*YOUR GOAL*
Skip all lines in the entries below that come before the one containing "Using the identity". Repeat that line and the rest exactly.

*MATERIAL TO PROCESS*
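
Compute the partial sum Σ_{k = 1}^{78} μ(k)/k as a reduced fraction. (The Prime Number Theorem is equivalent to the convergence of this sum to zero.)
Σ μ(k)/k = -34226814962907926308826941/2715312039949934943374754898

Values of μ(k) for 1 ≤ k ≤ 78: μ(1) = 1, μ(2) = -1, μ(3) = -1, μ(5) = -1, μ(6) = 1, μ(7) = -1, μ(10) = 1, μ(11) = -1, μ(13) = -1, μ(14) = 1, μ(15) = 1, μ(17) = -1, μ(19) = -1, μ(21) = 1, μ(22) = 1, μ(23) = -1, μ(26) = 1, μ(29) = -1, μ(30) = -1, μ(31) = -1, μ(33) = 1, μ(34) = 1, μ(35) = 1, μ(37) = -1, μ(38) = 1, μ(39) = 1, μ(41) = -1, μ(42) = -1, μ(43) = -1, μ(46) = 1, μ(47) = -1, μ(51) = 1, μ(53) = -1, μ(55) = 1, μ(57) = 1, μ(58) = 1, μ(59) = -1, μ(61) = -1, μ(62) = 1, μ(65) = 1, μ(66) = -1, μ(67) = -1, μ(69) = 1, μ(70) = -1, μ(71) = -1, μ(73) = -1, μ(74) = 1, μ(77) = 1, μ(78) = -1, with μ = 0 on non-squarefree integers. Summing μ(k)/k for k where μ(k) ≠ 0 gives -34226814962907926308826941/2715312039949934943374754898 ≈ -0.0126. (PNT ⟺ this sum → 0 as n → ∞.)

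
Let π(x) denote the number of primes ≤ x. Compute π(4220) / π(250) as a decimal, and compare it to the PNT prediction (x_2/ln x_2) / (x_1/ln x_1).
π(4220)/π(250) = 578/53 ≈ 10.9057;  PNT prediction ≈ 11.1652.

π(250) = 53 and π(4220) = 578, so π(4220)/π(250) ≈ 10.9057. The PNT-predicted ratio is (4220/ln(4220)) / (250/ln(250)) ≈ 11.1652. The two agree to within a few percent, as expected.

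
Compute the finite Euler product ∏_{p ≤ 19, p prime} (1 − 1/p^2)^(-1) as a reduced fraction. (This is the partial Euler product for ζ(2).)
∏ = 14933966047/9172942848

The primes p ≤ 19 are [2, 3, 5, 7, 11, 13, 17, 19]. For each prime, (1 − 1/p^2)^(-1) = p^2 / (p^2 − 1). The product is (1 − 1/2^2)^(-1), (1 − 1/3^2)^(-1), (1 − 1/5^2)^(-1), (1 − 1/7^2)^(-1), (1 − 1/11^2)^(-1), (1 − 1/13^2)^(-1), (1 − 1/17^2)^(-1), (1 − 1/19^2)^(-1) = ∏ p^2 / (p^2 − 1) = 14933966047/9172942848.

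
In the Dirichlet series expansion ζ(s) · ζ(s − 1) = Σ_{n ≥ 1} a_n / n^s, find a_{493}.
σ(493) = 540

In the product (Σ m^0/m^s)(Σ k / k^s) = Σ (Σ_{d | n} d) / n^s, the coefficient of 1/n^s is σ(n) = Σ_{d | n} d. For n = 493, divisors are [1, 17, 29, 493]; summing: σ(493) = 540.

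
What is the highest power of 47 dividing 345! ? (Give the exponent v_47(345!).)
v_47(345!) = 7

Legendre's formula: v_p(n!) = Σ_{k ≥ 1} ⌊n / p^k⌋. For p = 47, n = 345, the terms are:
  ⌊345/47^1⌋ = ⌊345/47⌋ = 7
(the next term ⌊345/47^2⌋ = 0, terminating the sum). Summing: v_47(345!) = 7 = 7.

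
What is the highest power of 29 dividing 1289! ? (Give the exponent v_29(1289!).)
v_29(1289!) = 45

Legendre's formula: v_p(n!) = Σ_{k ≥ 1} ⌊n / p^k⌋. For p = 29, n = 1289, the terms are:
  ⌊1289/29^1⌋ = ⌊1289/29⌋ = 44
  ⌊1289/29^2⌋ = ⌊1289/841⌋ = 1
(the next term ⌊1289/29^3⌋ = 0, terminating the sum). Summing: v_29(1289!) = 44 + 1 = 45.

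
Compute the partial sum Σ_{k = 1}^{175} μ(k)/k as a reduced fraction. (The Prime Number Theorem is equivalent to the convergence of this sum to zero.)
Σ μ(k)/k = -291895861671370214401988773976597804369856804354890517841750669749/27764983964554203230141949225149376041830084932479143674493613998285

Values of μ(k) for 1 ≤ k ≤ 175: μ(1) = 1, μ(2) = -1, μ(3) = -1, μ(5) = -1, μ(6) = 1, μ(7) = -1, μ(10) = 1, μ(11) = -1, μ(13) = -1, μ(14) = 1, μ(15) = 1, μ(17) = -1, μ(19) = -1, μ(21) = 1, μ(22) = 1, μ(23) = -1, μ(26) = 1, μ(29) = -1, μ(30) = -1, μ(31) = -1, μ(33) = 1, μ(34) = 1, μ(35) = 1, μ(37) = -1, μ(38) = 1, μ(39) = 1, μ(41) = -1, μ(42) = -1, μ(43) = -1, μ(46) = 1, μ(47) = -1, μ(51) = 1, μ(53) = -1, μ(55) = 1, μ(57) = 1, μ(58) = 1, μ(59) = -1, μ(61) = -1, μ(62) = 1, μ(65) = 1, μ(66) = -1, μ(67) = -1, μ(69) = 1, μ(70) = -1, μ(71) = -1, μ(73) = -1, μ(74) = 1, μ(77) = 1, μ(78) = -1, μ(79) = -1, μ(82) = 1, μ(83) = -1, μ(85) = 1, μ(86) = 1, μ(87) = 1, μ(89) = -1, μ(91) = 1, μ(93) = 1, μ(94) = 1, μ(95) = 1, μ(97) = -1, μ(101) = -1, μ(102) = -1, μ(103) = -1, μ(105) = -1, μ(106) = 1, μ(107) = -1, μ(109) = -1, μ(110) = -1, μ(111) = 1, μ(113) = -1, μ(114) = -1, μ(115) = 1, μ(118) = 1, μ(119) = 1, μ(122) = 1, μ(123) = 1, μ(127) = -1, μ(129) = 1, μ(130) = -1, μ(131) = -1, μ(133) = 1, μ(134) = 1, μ(137) = -1, μ(138) = -1, μ(139) = -1, μ(141) = 1, μ(142) = 1, μ(143) = 1, μ(145) = 1, μ(146) = 1, μ(149) = -1, μ(151) = -1, μ(154) = -1, μ(155) = 1, μ(157) = -1, μ(158) = 1, μ(159) = 1, μ(161) = 1, μ(163) = -1, μ(165) = -1, μ(166) = 1, μ(167) = -1, μ(170) = -1, μ(173) = -1, μ(174) = -1, with μ = 0 on non-squarefree integers. Summing μ(k)/k for k where μ(k) ≠ 0 gives -291895861671370214401988773976597804369856804354890517841750669749/27764983964554203230141949225149376041830084932479143674493613998285 ≈ -0.0105. (PNT ⟺ this sum → 0 as n → ∞.)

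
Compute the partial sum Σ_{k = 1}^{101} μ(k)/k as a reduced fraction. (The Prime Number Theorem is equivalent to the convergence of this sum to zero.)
Σ μ(k)/k = 823965756623769369265289008893453993/38810394059749560150010552813417893845

Values of μ(k) for 1 ≤ k ≤ 101: μ(1) = 1, μ(2) = -1, μ(3) = -1, μ(5) = -1, μ(6) = 1, μ(7) = -1, μ(10) = 1, μ(11) = -1, μ(13) = -1, μ(14) = 1, μ(15) = 1, μ(17) = -1, μ(19) = -1, μ(21) = 1, μ(22) = 1, μ(23) = -1, μ(26) = 1, μ(29) = -1, μ(30) = -1, μ(31) = -1, μ(33) = 1, μ(34) = 1, μ(35) = 1, μ(37) = -1, μ(38) = 1, μ(39) = 1, μ(41) = -1, μ(42) = -1, μ(43) = -1, μ(46) = 1, μ(47) = -1, μ(51) = 1, μ(53) = -1, μ(55) = 1, μ(57) = 1, μ(58) = 1, μ(59) = -1, μ(61) = -1, μ(62) = 1, μ(65) = 1, μ(66) = -1, μ(67) = -1, μ(69) = 1, μ(70) = -1, μ(71) = -1, μ(73) = -1, μ(74) = 1, μ(77) = 1, μ(78) = -1, μ(79) = -1, μ(82) = 1, μ(83) = -1, μ(85) = 1, μ(86) = 1, μ(87) = 1, μ(89) = -1, μ(91) = 1, μ(93) = 1, μ(94) = 1, μ(95) = 1, μ(97) = -1, μ(101) = -1, with μ = 0 on non-squarefree integers. Summing μ(k)/k for k where μ(k) ≠ 0 gives 823965756623769369265289008893453993/38810394059749560150010552813417893845 ≈ 0.0212. (PNT ⟺ this sum → 0 as n → ∞.)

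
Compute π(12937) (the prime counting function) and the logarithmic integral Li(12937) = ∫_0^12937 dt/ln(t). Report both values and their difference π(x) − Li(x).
π(12937) = 1540;  Li(12937) ≈ 1560.46;  π(x) − Li(x) ≈ -20.46.

Direct count of primes ≤ 12937 gives π(12937) = 1540. Numerical evaluation of the logarithmic integral gives Li(12937) ≈ 1560.46. The difference π(x) − Li(x) ≈ -20.46 is typically negative for small/moderate x (Li(x) overestimates), though Littlewood's theorem shows this sign changes infinitely often.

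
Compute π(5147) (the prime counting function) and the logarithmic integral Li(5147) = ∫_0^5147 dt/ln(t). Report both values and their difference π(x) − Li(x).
π(5147) = 686;  Li(5147) ≈ 701.51;  π(x) − Li(x) ≈ -15.51.

Direct count of primes ≤ 5147 gives π(5147) = 686. Numerical evaluation of the logarithmic integral gives Li(5147) ≈ 701.51. The difference π(x) − Li(x) ≈ -15.51 is typically negative for small/moderate x (Li(x) overestimates), though Littlewood's theorem shows this sign changes infinitely often.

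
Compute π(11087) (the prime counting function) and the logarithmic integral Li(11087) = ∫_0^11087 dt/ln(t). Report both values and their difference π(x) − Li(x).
π(11087) = 1344;  Li(11087) ≈ 1363.49;  π(x) − Li(x) ≈ -19.49.

Direct count of primes ≤ 11087 gives π(11087) = 1344. Numerical evaluation of the logarithmic integral gives Li(11087) ≈ 1363.49. The difference π(x) − Li(x) ≈ -19.49 is typically negative for small/moderate x (Li(x) overestimates), though Littlewood's theorem shows this sign changes infinitely often.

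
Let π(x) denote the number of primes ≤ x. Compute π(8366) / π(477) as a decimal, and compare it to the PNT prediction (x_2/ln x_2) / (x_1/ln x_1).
π(8366)/π(477) = 1047/91 ≈ 11.5055;  PNT prediction ≈ 11.9765.

π(477) = 91 and π(8366) = 1047, so π(8366)/π(477) ≈ 11.5055. The PNT-predicted ratio is (8366/ln(8366)) / (477/ln(477)) ≈ 11.9765. The two agree to within a few percent, as expected.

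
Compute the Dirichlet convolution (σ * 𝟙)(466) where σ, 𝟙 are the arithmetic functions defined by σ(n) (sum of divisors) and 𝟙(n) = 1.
(σ * 𝟙)(466) = 940

Divisors of 466: [1, 2, 233, 466]. For each d | 466:
  d = 1: σ(1) · 𝟙(466/1) = 1 · 1 = 1
  d = 2: σ(2) · 𝟙(466/2) = 3 · 1 = 3
  d = 233: σ(233) · 𝟙(466/233) = 234 · 1 = 234
  d = 466: σ(466) · 𝟙(466/466) = 702 · 1 = 702
Summing: (σ * 𝟙)(466) = 1 + 3 + 234 + 702 = 940.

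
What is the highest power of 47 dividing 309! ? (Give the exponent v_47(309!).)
v_47(309!) = 6

Legendre's formula: v_p(n!) = Σ_{k ≥ 1} ⌊n / p^k⌋. For p = 47, n = 309, the terms are:
  ⌊309/47^1⌋ = ⌊309/47⌋ = 6
(the next term ⌊309/47^2⌋ = 0, terminating the sum). Summing: v_47(309!) = 6 = 6.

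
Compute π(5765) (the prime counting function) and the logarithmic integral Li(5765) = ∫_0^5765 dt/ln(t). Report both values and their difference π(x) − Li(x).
π(5765) = 757;  Li(5765) ≈ 773.34;  π(x) − Li(x) ≈ -16.34.

Direct count of primes ≤ 5765 gives π(5765) = 757. Numerical evaluation of the logarithmic integral gives Li(5765) ≈ 773.34. The difference π(x) − Li(x) ≈ -16.34 is typically negative for small/moderate x (Li(x) overestimates), though Littlewood's theorem shows this sign changes infinitely often.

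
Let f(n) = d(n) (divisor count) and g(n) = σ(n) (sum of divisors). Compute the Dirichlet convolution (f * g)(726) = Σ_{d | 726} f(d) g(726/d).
(d * σ)(726) = 4800

Divisors of 726: [1, 2, 3, 6, 11, 22, 33, 66, 121, 242, 363, 726]. For each d | 726:
  d = 1: d(1) · σ(726/1) = 1 · 1596 = 1596
  d = 2: d(2) · σ(726/2) = 2 · 532 = 1064
  d = 3: d(3) · σ(726/3) = 2 · 399 = 798
  d = 6: d(6) · σ(726/6) = 4 · 133 = 532
  d = 11: d(11) · σ(726/11) = 2 · 144 = 288
  d = 22: d(22) · σ(726/22) = 4 · 48 = 192
  d = 33: d(33) · σ(726/33) = 4 · 36 = 144
  d = 66: d(66) · σ(726/66) = 8 · 12 = 96
  d = 121: d(121) · σ(726/121) = 3 · 12 = 36
  d = 242: d(242) · σ(726/242) = 6 · 4 = 24
  d = 363: d(363) · σ(726/363) = 6 · 3 = 18
  d = 726: d(726) · σ(726/726) = 12 · 1 = 12
Summing: (d * σ)(726) = 1596 + 1064 + 798 + 532 + 288 + 192 + 144 + 96 + 36 + 24 + 18 + 12 = 4800.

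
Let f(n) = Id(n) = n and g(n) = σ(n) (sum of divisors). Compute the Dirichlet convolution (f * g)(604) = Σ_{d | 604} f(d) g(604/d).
(Id * σ)(604) = 5151

Divisors of 604: [1, 2, 4, 151, 302, 604]. For each d | 604:
  d = 1: Id(1) · σ(604/1) = 1 · 1064 = 1064
  d = 2: Id(2) · σ(604/2) = 2 · 456 = 912
  d = 4: Id(4) · σ(604/4) = 4 · 152 = 608
  d = 151: Id(151) · σ(604/151) = 151 · 7 = 1057
  d = 302: Id(302) · σ(604/302) = 302 · 3 = 906
  d = 604: Id(604) · σ(604/604) = 604 · 1 = 604
Summing: (Id * σ)(604) = 1064 + 912 + 608 + 1057 + 906 + 604 = 5151.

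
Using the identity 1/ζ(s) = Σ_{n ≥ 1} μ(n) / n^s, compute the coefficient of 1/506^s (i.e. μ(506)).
μ(506) = -1

Factor n = 506 = 2 · 11 · 23. μ(n) = 0 if any exponent ≥ 2 (not squarefree); otherwise μ(n) = (−1)^{ω(n)} where ω(n) is the number of distinct prime factors. Applying: μ(506) = -1.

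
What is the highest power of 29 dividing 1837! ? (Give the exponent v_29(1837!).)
v_29(1837!) = 65

Legendre's formula: v_p(n!) = Σ_{k ≥ 1} ⌊n / p^k⌋. For p = 29, n = 1837, the terms are:
  ⌊1837/29^1⌋ = ⌊1837/29⌋ = 63
  ⌊1837/29^2⌋ = ⌊1837/841⌋ = 2
(the next term ⌊1837/29^3⌋ = 0, terminating the sum). Summing: v_29(1837!) = 63 + 2 = 65.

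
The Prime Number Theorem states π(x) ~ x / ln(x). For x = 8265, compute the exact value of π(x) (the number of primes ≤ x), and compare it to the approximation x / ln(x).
π(8265) = 1036;  x/ln(x) ≈ 916.32;  relative error ≈ 11.55%.

Directly count primes up to 8265: π(8265) = 1036. The PNT approximation gives 8265/ln(8265) ≈ 8265/9.01979 ≈ 916.32. Relative error (π(x) − x/ln(x)) / π(x) ≈ 11.55%; the approximation is known to undercount slightly (Li(x) is a better estimate).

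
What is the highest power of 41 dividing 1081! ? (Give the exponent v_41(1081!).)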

*YOUR RESPONSE*
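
Using the identity 1/ζ(s) = Σ_{n ≥ 1} μ(n) / n^s, compute the coefficient of 1/506^s (i.e. μ(506)).
μ(506) = -1

Factor n = 506 = 2 · 11 · 23. μ(n) = 0 if any exponent ≥ 2 (not squarefree); otherwise μ(n) = (−1)^{ω(n)} where ω(n) is the number of distinct prime factors. Applying: μ(506) = -1.

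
What is the highest power of 29 dividing 1837! ? (Give the exponent v_29(1837!).)
v_29(1837!) = 65

Legendre's formula: v_p(n!) = Σ_{k ≥ 1} ⌊n / p^k⌋. For p = 29, n = 1837, the terms are:
  ⌊1837/29^1⌋ = ⌊1837/29⌋ = 63
  ⌊1837/29^2⌋ = ⌊1837/841⌋ = 2
(the next term ⌊1837/29^3⌋ = 0, terminating the sum). Summing: v_29(1837!) = 63 + 2 = 65.

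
The Prime Number Theorem states π(x) ~ x / ln(x). For x = 8265, compute the exact value of π(x) (the number of primes ≤ x), and compare it to the approximation x / ln(x).
π(8265) = 1036;  x/ln(x) ≈ 916.32;  relative error ≈ 11.55%.

Directly count primes up to 8265: π(8265) = 1036. The PNT approximation gives 8265/ln(8265) ≈ 8265/9.01979 ≈ 916.32. Relative error (π(x) − x/ln(x)) / π(x) ≈ 11.55%; the approximation is known to undercount slightly (Li(x) is a better estimate).

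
What is the highest power of 41 dividing 1081! ? (Give the exponent v_41(1081!).)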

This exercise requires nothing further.